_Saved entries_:
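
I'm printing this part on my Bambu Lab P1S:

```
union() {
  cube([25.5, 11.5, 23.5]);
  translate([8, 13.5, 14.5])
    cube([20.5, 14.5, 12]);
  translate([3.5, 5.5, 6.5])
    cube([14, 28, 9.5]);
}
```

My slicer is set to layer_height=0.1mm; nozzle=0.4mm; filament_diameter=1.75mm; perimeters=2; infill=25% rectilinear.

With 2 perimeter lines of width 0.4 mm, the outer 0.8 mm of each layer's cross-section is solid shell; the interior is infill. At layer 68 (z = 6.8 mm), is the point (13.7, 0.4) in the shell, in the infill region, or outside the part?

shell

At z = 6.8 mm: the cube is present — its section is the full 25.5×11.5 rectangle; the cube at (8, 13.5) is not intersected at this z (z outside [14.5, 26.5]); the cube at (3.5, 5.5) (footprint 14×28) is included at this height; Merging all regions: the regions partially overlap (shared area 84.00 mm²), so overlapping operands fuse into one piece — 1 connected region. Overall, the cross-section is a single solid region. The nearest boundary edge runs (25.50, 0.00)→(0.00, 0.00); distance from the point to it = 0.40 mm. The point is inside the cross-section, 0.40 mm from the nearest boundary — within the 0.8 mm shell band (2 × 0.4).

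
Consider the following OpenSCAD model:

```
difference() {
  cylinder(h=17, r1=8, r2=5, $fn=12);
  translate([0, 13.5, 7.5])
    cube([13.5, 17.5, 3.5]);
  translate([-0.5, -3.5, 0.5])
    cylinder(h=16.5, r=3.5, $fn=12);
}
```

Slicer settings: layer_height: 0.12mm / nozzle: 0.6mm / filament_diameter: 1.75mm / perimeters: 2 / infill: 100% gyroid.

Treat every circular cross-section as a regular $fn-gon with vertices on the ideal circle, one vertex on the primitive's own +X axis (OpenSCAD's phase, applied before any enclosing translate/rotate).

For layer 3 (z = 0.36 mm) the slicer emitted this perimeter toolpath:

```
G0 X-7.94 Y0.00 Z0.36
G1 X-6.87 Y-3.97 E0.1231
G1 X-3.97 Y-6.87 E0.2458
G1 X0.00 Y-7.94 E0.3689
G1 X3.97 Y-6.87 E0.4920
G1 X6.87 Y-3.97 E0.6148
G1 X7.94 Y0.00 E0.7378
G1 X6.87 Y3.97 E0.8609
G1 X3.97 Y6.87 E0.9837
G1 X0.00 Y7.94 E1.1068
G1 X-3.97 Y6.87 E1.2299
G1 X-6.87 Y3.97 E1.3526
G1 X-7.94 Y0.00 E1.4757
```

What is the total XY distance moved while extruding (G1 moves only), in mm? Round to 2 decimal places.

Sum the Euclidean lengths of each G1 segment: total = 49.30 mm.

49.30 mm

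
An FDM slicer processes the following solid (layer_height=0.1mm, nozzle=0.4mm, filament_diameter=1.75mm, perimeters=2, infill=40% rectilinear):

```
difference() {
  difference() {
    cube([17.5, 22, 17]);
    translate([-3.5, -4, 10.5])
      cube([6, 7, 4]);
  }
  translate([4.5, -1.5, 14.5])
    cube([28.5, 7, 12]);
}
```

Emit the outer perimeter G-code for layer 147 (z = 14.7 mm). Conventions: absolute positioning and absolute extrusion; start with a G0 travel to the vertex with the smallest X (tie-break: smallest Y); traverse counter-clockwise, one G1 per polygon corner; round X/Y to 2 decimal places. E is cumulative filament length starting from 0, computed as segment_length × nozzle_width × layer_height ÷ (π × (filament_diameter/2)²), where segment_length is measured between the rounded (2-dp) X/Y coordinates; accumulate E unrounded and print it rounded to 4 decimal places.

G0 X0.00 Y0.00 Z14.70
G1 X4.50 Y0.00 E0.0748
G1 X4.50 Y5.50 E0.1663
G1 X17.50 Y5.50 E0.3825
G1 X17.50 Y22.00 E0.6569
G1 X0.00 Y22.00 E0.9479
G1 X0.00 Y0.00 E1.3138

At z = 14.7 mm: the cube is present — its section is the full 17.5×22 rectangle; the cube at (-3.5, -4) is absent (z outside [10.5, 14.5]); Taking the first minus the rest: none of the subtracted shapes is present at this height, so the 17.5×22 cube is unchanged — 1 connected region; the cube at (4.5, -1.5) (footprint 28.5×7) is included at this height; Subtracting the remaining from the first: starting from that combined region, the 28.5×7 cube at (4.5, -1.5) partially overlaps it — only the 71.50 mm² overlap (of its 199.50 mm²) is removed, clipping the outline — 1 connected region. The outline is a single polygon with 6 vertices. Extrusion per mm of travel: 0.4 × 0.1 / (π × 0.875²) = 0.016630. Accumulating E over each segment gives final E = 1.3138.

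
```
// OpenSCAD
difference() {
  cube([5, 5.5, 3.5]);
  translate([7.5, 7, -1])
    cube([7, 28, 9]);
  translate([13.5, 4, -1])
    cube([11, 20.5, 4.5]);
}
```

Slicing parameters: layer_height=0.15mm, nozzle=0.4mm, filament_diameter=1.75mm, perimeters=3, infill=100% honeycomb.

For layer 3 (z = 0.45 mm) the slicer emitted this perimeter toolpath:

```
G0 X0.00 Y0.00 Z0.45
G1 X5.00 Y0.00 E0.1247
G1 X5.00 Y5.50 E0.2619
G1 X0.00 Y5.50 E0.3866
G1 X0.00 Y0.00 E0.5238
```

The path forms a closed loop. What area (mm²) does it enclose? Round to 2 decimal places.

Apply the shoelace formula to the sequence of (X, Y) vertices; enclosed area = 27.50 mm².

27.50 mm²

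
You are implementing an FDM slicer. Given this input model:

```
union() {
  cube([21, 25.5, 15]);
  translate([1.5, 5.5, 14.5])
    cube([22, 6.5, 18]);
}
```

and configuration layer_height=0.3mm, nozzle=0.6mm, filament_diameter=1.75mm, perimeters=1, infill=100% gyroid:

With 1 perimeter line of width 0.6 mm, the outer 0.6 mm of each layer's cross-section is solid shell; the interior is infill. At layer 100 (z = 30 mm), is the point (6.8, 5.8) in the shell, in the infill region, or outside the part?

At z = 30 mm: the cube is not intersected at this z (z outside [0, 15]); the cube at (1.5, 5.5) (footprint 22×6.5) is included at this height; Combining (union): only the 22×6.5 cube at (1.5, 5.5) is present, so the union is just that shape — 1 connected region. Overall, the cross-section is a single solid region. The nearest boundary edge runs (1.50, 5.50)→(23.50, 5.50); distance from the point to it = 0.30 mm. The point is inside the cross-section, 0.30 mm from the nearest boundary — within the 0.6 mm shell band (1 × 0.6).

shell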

_PROBLEM DETAILS_:
Reproduce the entries above in full and exactly.

_EXERCISE OUTPUT_:
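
I'm printing this part on my Bambu Lab P1S:

```
union() {
  cube([25.5, 11.5, 23.5]);
  translate([8, 13.5, 14.5])
    cube([20.5, 14.5, 12]);
  translate([3.5, 5.5, 6.5])
    cube([14, 28, 9.5]);
}
```

My slicer is set to layer_height=0.1mm; nozzle=0.4mm; filament_diameter=1.75mm; perimeters=2; infill=25% rectilinear.

With 2 perimeter lines of width 0.4 mm, the outer 0.8 mm of each layer's cross-section is solid shell; the interior is infill. At layer 68 (z = 6.8 mm), is the point (13.7, 0.4) in the shell, in the infill region, or outside the part?

shell

At z = 6.8 mm: the cube is present — its section is the full 25.5×11.5 rectangle; the cube at (8, 13.5) is not intersected at this z (z outside [14.5, 26.5]); the cube at (3.5, 5.5) (footprint 14×28) is included at this height; Merging all regions: the regions partially overlap (shared area 84.00 mm²), so overlapping operands fuse into one piece — 1 connected region. Overall, the cross-section is a single solid region. The nearest boundary edge runs (25.50, 0.00)→(0.00, 0.00); distance from the point to it = 0.40 mm. The point is inside the cross-section, 0.40 mm from the nearest boundary — within the 0.8 mm shell band (2 × 0.4).

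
Consider the following OpenSCAD model:

```
difference() {
  cylinder(h=17, r1=8, r2=5, $fn=12);
  translate([0, 13.5, 7.5])
    cube([13.5, 17.5, 3.5]);
  translate([-0.5, -3.5, 0.5])
    cylinder(h=16.5, r=3.5, $fn=12);
}
```

Slicer settings: layer_height: 0.12mm / nozzle: 0.6mm / filament_diameter: 1.75mm / perimeters: 2 / infill: 100% gyroid.

Treat every circular cross-section as a regular $fn-gon with vertices on the ideal circle, one vertex on the primitive's own +X axis (OpenSCAD's phase, applied before any enclosing translate/rotate).

For layer 3 (z = 0.36 mm) the slicer emitted this perimeter toolpath:

```
G0 X-7.94 Y0.00 Z0.36
G1 X-6.87 Y-3.97 E0.1231
G1 X-3.97 Y-6.87 E0.2458
G1 X0.00 Y-7.94 E0.3689
G1 X3.97 Y-6.87 E0.4920
G1 X6.87 Y-3.97 E0.6148
G1 X7.94 Y0.00 E0.7378
G1 X6.87 Y3.97 E0.8609
G1 X3.97 Y6.87 E0.9837
G1 X0.00 Y7.94 E1.1068
G1 X-3.97 Y6.87 E1.2299
G1 X-6.87 Y3.97 E1.3526
G1 X-7.94 Y0.00 E1.4757
```

What is the total XY distance moved while extruding (G1 moves only), in mm? Round to 2 decimal places.

Sum the Euclidean lengths of each G1 segment: total = 49.30 mm.

49.30 mm

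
An FDM slicer processes the following solid (layer_height=0.1mm, nozzle=0.4mm, filament_diameter=1.75mm, perimeters=2, infill=40% rectilinear):

```
difference() {
  difference() {
    cube([17.5, 22, 17]);
    translate([-3.5, -4, 10.5])
      cube([6, 7, 4]);
  }
  translate([4.5, -1.5, 14.5])
    cube([28.5, 7, 12]);
}
```

Emit the outer perimeter G-code for layer 147 (z = 14.7 mm). Conventions: absolute positioning and absolute extrusion; start with a G0 travel to the vertex with the smallest X (tie-break: smallest Y); traverse counter-clockwise, one G1 per polygon corner; round X/Y to 2 decimal places. E is cumulative filament length starting from 0, computed as segment_length × nozzle_width × layer_height ÷ (π × (filament_diameter/2)²), where segment_length is measured between the rounded (2-dp) X/Y coordinates; accumulate E unrounded and print it rounded to 4 decimal places.

G0 X0.00 Y0.00 Z14.70
G1 X4.50 Y0.00 E0.0748
G1 X4.50 Y5.50 E0.1663
G1 X17.50 Y5.50 E0.3825
G1 X17.50 Y22.00 E0.6569
G1 X0.00 Y22.00 E0.9479
G1 X0.00 Y0.00 E1.3138

At z = 14.7 mm: the cube is present — its section is the full 17.5×22 rectangle; the cube at (-3.5, -4) is absent (z outside [10.5, 14.5]); Taking the first minus the rest: none of the subtracted shapes is present at this height, so the 17.5×22 cube is unchanged — 1 connected region; the cube at (4.5, -1.5) (footprint 28.5×7) is included at this height; Subtracting the remaining from the first: starting from that combined region, the 28.5×7 cube at (4.5, -1.5) partially overlaps it — only the 71.50 mm² overlap (of its 199.50 mm²) is removed, clipping the outline — 1 connected region. The outline is a single polygon with 6 vertices. Extrusion per mm of travel: 0.4 × 0.1 / (π × 0.875²) = 0.016630. Accumulating E over each segment gives final E = 1.3138.

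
```
// OpenSCAD
difference() {
  cube([5, 5.5, 3.5]);
  translate([7.5, 7, -1])
    cube([7, 28, 9]);
  translate([13.5, 4, -1])
    cube([11, 20.5, 4.5]);
}
```

Slicing parameters: layer_height=0.15mm, nozzle=0.4mm, filament_diameter=1.75mm, perimeters=3, infill=100% honeycomb.

For layer 3 (z = 0.45 mm) the slicer emitted this perimeter toolpath:

```
G0 X0.00 Y0.00 Z0.45
G1 X5.00 Y0.00 E0.1247
G1 X5.00 Y5.50 E0.2619
G1 X0.00 Y5.50 E0.3866
G1 X0.00 Y0.00 E0.5238
```

The path forms a closed loop. What area (mm²) does it enclose? Round to 2 decimal places.

Apply the shoelace formula to the sequence of (X, Y) vertices; enclosed area = 27.50 mm².

27.50 mm²

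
You are implementing an FDM slicer. Given this input model:

```
union() {
  cube([21, 25.5, 15]);
  translate([1.5, 5.5, 14.5])
    cube([22, 6.5, 18]);
}
```

and configuration layer_height=0.3mm, nozzle=0.6mm, filament_diameter=1.75mm, perimeters=1, infill=100% gyroid:

With 1 perimeter line of width 0.6 mm, the outer 0.6 mm of each layer's cross-section is solid shell; the interior is infill. At layer 100 (z = 30 mm), is the point (6.8, 5.8) in the shell, in the infill region, or outside the part?

At z = 30 mm: the cube is not intersected at this z (z outside [0, 15]); the cube at (1.5, 5.5) (footprint 22×6.5) is included at this height; Combining (union): only the 22×6.5 cube at (1.5, 5.5) is present, so the union is just that shape — 1 connected region. Overall, the cross-section is a single solid region. The nearest boundary edge runs (1.50, 5.50)→(23.50, 5.50); distance from the point to it = 0.30 mm. The point is inside the cross-section, 0.30 mm from the nearest boundary — within the 0.6 mm shell band (1 × 0.6).

shell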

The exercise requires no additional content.